# What you have to do:
Set down all the entries again, word for word.

Stored entries:
Start of Block

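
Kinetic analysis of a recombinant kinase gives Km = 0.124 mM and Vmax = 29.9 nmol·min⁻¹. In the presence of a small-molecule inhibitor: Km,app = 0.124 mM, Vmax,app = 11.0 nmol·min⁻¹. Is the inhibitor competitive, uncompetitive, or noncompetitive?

noncompetitive

Vmax decreases (29.9 → 11.0 nmol·min⁻¹) while Km is unchanged — pure noncompetitive inhibition.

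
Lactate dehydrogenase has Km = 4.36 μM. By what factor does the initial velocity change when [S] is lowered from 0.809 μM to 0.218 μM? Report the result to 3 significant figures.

Since Vmax cancels, v₂/v₁ = [S]₂(Km+[S]₁) / [S]₁(Km+[S]₂).
= 0.218×(4.36+0.809) / (0.809×(4.36+0.218)) = 1.127/3.704 = 0.304.

0.304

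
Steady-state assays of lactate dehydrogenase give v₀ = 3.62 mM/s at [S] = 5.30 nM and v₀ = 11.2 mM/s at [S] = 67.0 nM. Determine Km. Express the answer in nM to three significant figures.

From v = Vmax[S]/(Km+[S]), each point gives Vmax = v(Km+[S])/[S].
Equating: 3.62(Km+5.30)/5.30 = 11.2(Km+67.0)/67.0.
0.6830·Km + 3.62 = 0.1672·Km + 11.2, so (0.6830 − 0.1672)·Km = 11.2 − 3.62.
Km = 7.580/0.5159 = 14.7 nM; then Vmax = 3.62(14.7+5.30)/5.30 = 13.7 mM/s.

14.7 nM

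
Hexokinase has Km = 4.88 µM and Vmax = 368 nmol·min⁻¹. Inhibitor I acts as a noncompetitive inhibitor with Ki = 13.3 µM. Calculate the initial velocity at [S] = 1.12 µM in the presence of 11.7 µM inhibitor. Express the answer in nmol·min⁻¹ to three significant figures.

α = 1 + [I]/Ki = 1 + 11.7/13.3 = 1.880.
For a noncompetitive inhibitor, Vmax is reduced to Vmax/α while Km is unchanged: Km,app = 4.88 µM, Vmax,app = 196 nmol·min⁻¹.
v = Vmax,app·[S]/(Km,app + [S]) = 196 × 1.12/(4.88 + 1.12) = 36.5 nmol·min⁻¹.

36.5 nmol·min⁻¹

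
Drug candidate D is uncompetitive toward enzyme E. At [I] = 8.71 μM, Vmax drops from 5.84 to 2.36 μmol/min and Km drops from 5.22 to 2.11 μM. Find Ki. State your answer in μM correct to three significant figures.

Uncompetitive: Vmax,app = Vmax/α (and Km,app = Km/α) with α = 1 + [I]/Ki.
α = Vmax/Vmax,app = 5.84/2.36 = 2.475.
Since α = 1 + [I]/Ki, [I]/Ki = 2.475 − 1 = 1.475 and Ki = 8.71/1.475 = 5.91 μM.

5.91 μM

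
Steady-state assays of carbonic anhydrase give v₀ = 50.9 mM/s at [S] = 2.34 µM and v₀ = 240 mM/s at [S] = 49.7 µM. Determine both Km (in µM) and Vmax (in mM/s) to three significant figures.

Km = 11.2 µM; Vmax = 294 mM/s

In reciprocal form, 1/v = (Km/Vmax)·(1/[S]) + 1/Vmax. The two points give (1/[S], 1/v) = (0.4274, 0.01965) and (0.02012, 0.004167).
Slope = (0.01965 − 0.004167)/(0.4274 − 0.02012) = 0.03801; intercept = 0.01965 − 0.03801×0.4274 = 0.003402.
Vmax = 1/intercept = 294 mM/s; Km = slope × Vmax = 0.03801 × 294 = 11.2 µM.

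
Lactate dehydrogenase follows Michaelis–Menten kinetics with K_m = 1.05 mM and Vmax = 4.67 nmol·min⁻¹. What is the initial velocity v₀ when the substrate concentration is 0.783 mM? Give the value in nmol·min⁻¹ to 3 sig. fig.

1.99 nmol·min⁻¹

v = Vmax·[S]/(Km + [S]) = 4.67 × 0.783 / (1.05 + 0.783)
  = 3.657 / 1.833 = 1.99 nmol·min⁻¹.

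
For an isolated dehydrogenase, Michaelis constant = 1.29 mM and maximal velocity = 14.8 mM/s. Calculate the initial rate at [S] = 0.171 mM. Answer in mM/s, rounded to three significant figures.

v = Vmax·[S]/(Km + [S]) = 14.8 × 0.171 / (1.29 + 0.171)
  = 2.531 / 1.461 = 1.73 mM/s.

1.73 mM/s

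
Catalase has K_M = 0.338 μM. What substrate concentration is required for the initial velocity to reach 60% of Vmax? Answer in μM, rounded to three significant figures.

0.507 μM

v/Vmax = [S]/(Km+[S]) = 0.6, so [S] = Km·0.6/(1 − 0.6) = 0.338 × 1.500.
[S] = 0.507 μM.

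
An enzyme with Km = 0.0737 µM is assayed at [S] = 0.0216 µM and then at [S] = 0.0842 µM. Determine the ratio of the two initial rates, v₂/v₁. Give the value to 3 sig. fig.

2.35

The fractional saturations are [S]/(Km+[S]) = 0.0216/0.09530 = 0.2267 and 0.0842/0.1579 = 0.5332.
v₂/v₁ is just their ratio: 0.5332/0.2267 = 2.35.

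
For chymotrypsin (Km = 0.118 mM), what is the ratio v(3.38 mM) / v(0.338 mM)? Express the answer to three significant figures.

1.30

The fractional saturations are [S]/(Km+[S]) = 0.338/0.4560 = 0.7412 and 3.38/3.498 = 0.9663.
v₂/v₁ is just their ratio: 0.9663/0.7412 = 1.30.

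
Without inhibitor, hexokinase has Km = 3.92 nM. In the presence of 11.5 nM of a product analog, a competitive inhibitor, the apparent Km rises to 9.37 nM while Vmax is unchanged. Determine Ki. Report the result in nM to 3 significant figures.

Competitive: Km,app = α·Km with α = 1 + [I]/Ki.
α = Km,app/Km = 9.37/3.92 = 2.390.
Ki = [I]/(α − 1) = 11.5/1.390 = 8.27 nM.

8.27 nM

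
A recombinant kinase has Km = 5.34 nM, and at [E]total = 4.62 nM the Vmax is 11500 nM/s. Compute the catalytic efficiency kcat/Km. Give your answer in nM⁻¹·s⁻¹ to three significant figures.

466 nM⁻¹·s⁻¹

kcat = Vmax/[E]total = 11500/4.62 = 2490 s⁻¹.
kcat/Km = 2490/5.34 = 466 nM⁻¹·s⁻¹.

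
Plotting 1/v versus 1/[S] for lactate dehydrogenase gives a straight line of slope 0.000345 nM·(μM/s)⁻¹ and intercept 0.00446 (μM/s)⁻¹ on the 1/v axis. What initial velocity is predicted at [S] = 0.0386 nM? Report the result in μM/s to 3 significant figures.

74.6 μM/s

The y-intercept is 1/Vmax, so Vmax = 1/0.00446 = 224 μM/s.
The slope is Km/Vmax, so Km = 0.000345 × 224 = 0.0774 nM.
Then v = 224 × 0.0386/(0.0774 + 0.0386) = 74.6 μM/s.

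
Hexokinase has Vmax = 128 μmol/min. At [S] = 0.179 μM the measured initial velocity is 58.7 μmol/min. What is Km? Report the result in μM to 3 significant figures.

0.211 μM

From v = Vmax[S]/(Km+[S]), Km = [S](Vmax − v)/v.
Km = 0.179 × (128 − 58.7) / 58.7 = 12.40/58.7 = 0.211 μM.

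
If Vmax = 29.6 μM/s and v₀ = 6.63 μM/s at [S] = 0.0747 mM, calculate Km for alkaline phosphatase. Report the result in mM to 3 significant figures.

v/Vmax = 6.63/29.6 = 0.2240 = [S]/(Km+[S]).
So Km + [S] = [S]/0.2240 = 0.3335 mM, giving Km = 0.3335 − 0.0747 = 0.259 mM.

0.259 mM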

End of Block

# Response area:
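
Kinetic analysis of a recombinant kinase gives Km = 0.124 mM and Vmax = 29.9 nmol·min⁻¹. In the presence of a small-molecule inhibitor: Km,app = 0.124 mM, Vmax,app = 11.0 nmol·min⁻¹. Is the inhibitor competitive, uncompetitive, or noncompetitive?

noncompetitive

Vmax decreases (29.9 → 11.0 nmol·min⁻¹) while Km is unchanged — pure noncompetitive inhibition.

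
Lactate dehydrogenase has Km = 4.36 μM. By what factor does the initial velocity change when [S] is lowered from 0.809 μM to 0.218 μM? Report the result to 3 significant figures.

Since Vmax cancels, v₂/v₁ = [S]₂(Km+[S]₁) / [S]₁(Km+[S]₂).
= 0.218×(4.36+0.809) / (0.809×(4.36+0.218)) = 1.127/3.704 = 0.304.

0.304

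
Steady-state assays of lactate dehydrogenase give v₀ = 3.62 mM/s at [S] = 5.30 nM and v₀ = 11.2 mM/s at [S] = 67.0 nM. Determine Km. Express the answer in nM to three significant figures.

From v = Vmax[S]/(Km+[S]), each point gives Vmax = v(Km+[S])/[S].
Equating: 3.62(Km+5.30)/5.30 = 11.2(Km+67.0)/67.0.
0.6830·Km + 3.62 = 0.1672·Km + 11.2, so (0.6830 − 0.1672)·Km = 11.2 − 3.62.
Km = 7.580/0.5159 = 14.7 nM; then Vmax = 3.62(14.7+5.30)/5.30 = 13.7 mM/s.

14.7 nM

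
Hexokinase has Km = 4.88 µM and Vmax = 368 nmol·min⁻¹. Inhibitor I acts as a noncompetitive inhibitor with Ki = 13.3 µM. Calculate the initial velocity at [S] = 1.12 µM in the presence of 11.7 µM inhibitor. Express the answer in nmol·min⁻¹ to three significant figures.

α = 1 + [I]/Ki = 1 + 11.7/13.3 = 1.880.
For a noncompetitive inhibitor, Vmax is reduced to Vmax/α while Km is unchanged: Km,app = 4.88 µM, Vmax,app = 196 nmol·min⁻¹.
v = Vmax,app·[S]/(Km,app + [S]) = 196 × 1.12/(4.88 + 1.12) = 36.5 nmol·min⁻¹.

36.5 nmol·min⁻¹

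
Drug candidate D is uncompetitive toward enzyme E. At [I] = 8.71 μM, Vmax drops from 5.84 to 2.36 μmol/min and Km drops from 5.22 to 2.11 μM. Find Ki. State your answer in μM correct to three significant figures.

Uncompetitive: Vmax,app = Vmax/α (and Km,app = Km/α) with α = 1 + [I]/Ki.
α = Vmax/Vmax,app = 5.84/2.36 = 2.475.
Since α = 1 + [I]/Ki, [I]/Ki = 2.475 − 1 = 1.475 and Ki = 8.71/1.475 = 5.91 μM.

5.91 μM

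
Steady-state assays of carbonic anhydrase give v₀ = 50.9 mM/s at [S] = 2.34 µM and v₀ = 240 mM/s at [S] = 49.7 µM. Determine both Km (in µM) and Vmax (in mM/s) to three significant figures.

Km = 11.2 µM; Vmax = 294 mM/s

In reciprocal form, 1/v = (Km/Vmax)·(1/[S]) + 1/Vmax. The two points give (1/[S], 1/v) = (0.4274, 0.01965) and (0.02012, 0.004167).
Slope = (0.01965 − 0.004167)/(0.4274 − 0.02012) = 0.03801; intercept = 0.01965 − 0.03801×0.4274 = 0.003402.
Vmax = 1/intercept = 294 mM/s; Km = slope × Vmax = 0.03801 × 294 = 11.2 µM.

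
Lactate dehydrogenase follows Michaelis–Menten kinetics with K_m = 1.05 mM and Vmax = 4.67 nmol·min⁻¹. What is the initial velocity v₀ when the substrate concentration is 0.783 mM? Give the value in nmol·min⁻¹ to 3 sig. fig.

1.99 nmol·min⁻¹

v = Vmax·[S]/(Km + [S]) = 4.67 × 0.783 / (1.05 + 0.783)
  = 3.657 / 1.833 = 1.99 nmol·min⁻¹.

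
For an isolated dehydrogenase, Michaelis constant = 1.29 mM and maximal velocity = 14.8 mM/s. Calculate the initial rate at [S] = 0.171 mM. Answer in mM/s, rounded to three significant figures.

v = Vmax·[S]/(Km + [S]) = 14.8 × 0.171 / (1.29 + 0.171)
  = 2.531 / 1.461 = 1.73 mM/s.

1.73 mM/s

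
Catalase has K_M = 0.338 μM. What substrate concentration is required for the initial velocity to reach 60% of Vmax? Answer in μM, rounded to three significant figures.

0.507 μM

v/Vmax = [S]/(Km+[S]) = 0.6, so [S] = Km·0.6/(1 − 0.6) = 0.338 × 1.500.
[S] = 0.507 μM.

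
An enzyme with Km = 0.0737 µM is assayed at [S] = 0.0216 µM and then at [S] = 0.0842 µM. Determine the ratio of the two initial rates, v₂/v₁. Give the value to 3 sig. fig.

2.35

The fractional saturations are [S]/(Km+[S]) = 0.0216/0.09530 = 0.2267 and 0.0842/0.1579 = 0.5332.
v₂/v₁ is just their ratio: 0.5332/0.2267 = 2.35.

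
For chymotrypsin (Km = 0.118 mM), what is the ratio v(3.38 mM) / v(0.338 mM)? Express the answer to three significant figures.

1.30

The fractional saturations are [S]/(Km+[S]) = 0.338/0.4560 = 0.7412 and 3.38/3.498 = 0.9663.
v₂/v₁ is just their ratio: 0.9663/0.7412 = 1.30.

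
Without inhibitor, hexokinase has Km = 3.92 nM. In the presence of 11.5 nM of a product analog, a competitive inhibitor, the apparent Km rises to 9.37 nM while Vmax is unchanged. Determine Ki. Report the result in nM to 3 significant figures.

Competitive: Km,app = α·Km with α = 1 + [I]/Ki.
α = Km,app/Km = 9.37/3.92 = 2.390.
Ki = [I]/(α − 1) = 11.5/1.390 = 8.27 nM.

8.27 nM

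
A recombinant kinase has Km = 5.34 nM, and at [E]total = 4.62 nM the Vmax is 11500 nM/s. Compute the catalytic efficiency kcat/Km. Give your answer in nM⁻¹·s⁻¹ to three significant figures.

466 nM⁻¹·s⁻¹

kcat = Vmax/[E]total = 11500/4.62 = 2490 s⁻¹.
kcat/Km = 2490/5.34 = 466 nM⁻¹·s⁻¹.

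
Plotting 1/v versus 1/[S] for lactate dehydrogenase gives a straight line of slope 0.000345 nM·(μM/s)⁻¹ and intercept 0.00446 (μM/s)⁻¹ on the 1/v axis. What initial velocity is predicted at [S] = 0.0386 nM? Report the result in μM/s to 3 significant figures.

74.6 μM/s

The y-intercept is 1/Vmax, so Vmax = 1/0.00446 = 224 μM/s.
The slope is Km/Vmax, so Km = 0.000345 × 224 = 0.0774 nM.
Then v = 224 × 0.0386/(0.0774 + 0.0386) = 74.6 μM/s.

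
Hexokinase has Vmax = 128 μmol/min. At [S] = 0.179 μM the measured initial velocity is 58.7 μmol/min. What is Km? Report the result in μM to 3 significant figures.

0.211 μM

From v = Vmax[S]/(Km+[S]), Km = [S](Vmax − v)/v.
Km = 0.179 × (128 − 58.7) / 58.7 = 12.40/58.7 = 0.211 μM.

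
If Vmax = 29.6 μM/s and v₀ = 6.63 μM/s at [S] = 0.0747 mM, calculate Km for alkaline phosphatase. Report the result in mM to 3 significant figures.

v/Vmax = 6.63/29.6 = 0.2240 = [S]/(Km+[S]).
So Km + [S] = [S]/0.2240 = 0.3335 mM, giving Km = 0.3335 − 0.0747 = 0.259 mM.

0.259 mM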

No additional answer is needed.